* DIRECTIONS:
Searching the material below, find each line that includes the word "column", and copy it.

*** PROVIDED MATERIAL ***

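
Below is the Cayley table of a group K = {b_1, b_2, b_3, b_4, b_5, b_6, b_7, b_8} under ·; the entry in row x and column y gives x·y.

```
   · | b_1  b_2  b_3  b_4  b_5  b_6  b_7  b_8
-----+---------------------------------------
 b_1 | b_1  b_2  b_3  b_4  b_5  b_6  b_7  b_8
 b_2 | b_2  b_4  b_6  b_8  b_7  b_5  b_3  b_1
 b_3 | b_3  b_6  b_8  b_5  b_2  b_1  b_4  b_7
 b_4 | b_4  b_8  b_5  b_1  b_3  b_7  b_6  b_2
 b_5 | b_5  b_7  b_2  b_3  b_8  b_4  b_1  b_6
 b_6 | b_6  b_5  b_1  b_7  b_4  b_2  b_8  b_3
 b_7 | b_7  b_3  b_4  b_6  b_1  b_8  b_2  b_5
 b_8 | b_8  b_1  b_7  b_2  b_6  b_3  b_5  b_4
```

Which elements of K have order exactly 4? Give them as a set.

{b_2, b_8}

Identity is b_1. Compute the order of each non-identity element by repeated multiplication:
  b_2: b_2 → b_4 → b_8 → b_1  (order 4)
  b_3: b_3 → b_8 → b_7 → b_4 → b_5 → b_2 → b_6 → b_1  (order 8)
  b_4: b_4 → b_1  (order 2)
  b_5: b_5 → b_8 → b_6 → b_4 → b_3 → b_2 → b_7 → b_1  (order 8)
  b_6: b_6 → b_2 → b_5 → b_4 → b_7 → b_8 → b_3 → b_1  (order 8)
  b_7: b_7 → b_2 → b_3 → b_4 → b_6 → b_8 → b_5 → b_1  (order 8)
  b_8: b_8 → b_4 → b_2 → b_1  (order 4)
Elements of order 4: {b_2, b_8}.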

*** End of PROVIDED MATERIAL ***
*** PROVIDED MATERIAL ***

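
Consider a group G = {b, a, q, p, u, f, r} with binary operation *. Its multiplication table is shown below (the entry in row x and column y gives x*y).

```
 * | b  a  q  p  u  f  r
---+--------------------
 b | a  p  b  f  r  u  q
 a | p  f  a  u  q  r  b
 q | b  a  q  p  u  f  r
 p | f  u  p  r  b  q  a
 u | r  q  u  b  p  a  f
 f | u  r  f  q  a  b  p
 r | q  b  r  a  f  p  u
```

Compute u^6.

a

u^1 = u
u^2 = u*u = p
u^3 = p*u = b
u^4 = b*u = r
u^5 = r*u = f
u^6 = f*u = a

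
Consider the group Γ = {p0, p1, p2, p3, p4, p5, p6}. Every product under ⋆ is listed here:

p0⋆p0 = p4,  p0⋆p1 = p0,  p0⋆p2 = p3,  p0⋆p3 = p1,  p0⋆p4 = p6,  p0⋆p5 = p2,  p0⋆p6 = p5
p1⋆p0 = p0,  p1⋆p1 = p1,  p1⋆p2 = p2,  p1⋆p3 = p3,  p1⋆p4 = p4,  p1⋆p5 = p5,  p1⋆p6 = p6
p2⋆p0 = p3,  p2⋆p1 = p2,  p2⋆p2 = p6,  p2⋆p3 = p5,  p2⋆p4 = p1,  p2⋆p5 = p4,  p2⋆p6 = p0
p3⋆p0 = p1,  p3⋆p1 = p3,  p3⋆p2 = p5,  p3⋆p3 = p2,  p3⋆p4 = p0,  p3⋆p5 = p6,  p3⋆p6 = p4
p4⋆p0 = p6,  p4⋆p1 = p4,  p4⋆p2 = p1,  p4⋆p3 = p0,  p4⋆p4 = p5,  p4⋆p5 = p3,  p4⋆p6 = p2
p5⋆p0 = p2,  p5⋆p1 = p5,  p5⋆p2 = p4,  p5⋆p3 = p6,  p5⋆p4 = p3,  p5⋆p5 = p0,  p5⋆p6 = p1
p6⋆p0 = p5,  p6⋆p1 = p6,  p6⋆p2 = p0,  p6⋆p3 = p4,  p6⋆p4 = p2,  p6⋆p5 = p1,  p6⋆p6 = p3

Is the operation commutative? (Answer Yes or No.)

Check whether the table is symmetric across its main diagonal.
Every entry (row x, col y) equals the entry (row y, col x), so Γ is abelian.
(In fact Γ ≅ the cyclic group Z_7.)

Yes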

*** End of PROVIDED MATERIAL ***

* SOLUTION FOR THIS PROBLEM:
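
Below is the Cayley table of a group K = {b_1, b_2, b_3, b_4, b_5, b_6, b_7, b_8} under ·; the entry in row x and column y gives x·y.
Consider a group G = {b, a, q, p, u, f, r} with binary operation *. Its multiplication table is shown below (the entry in row x and column y gives x*y).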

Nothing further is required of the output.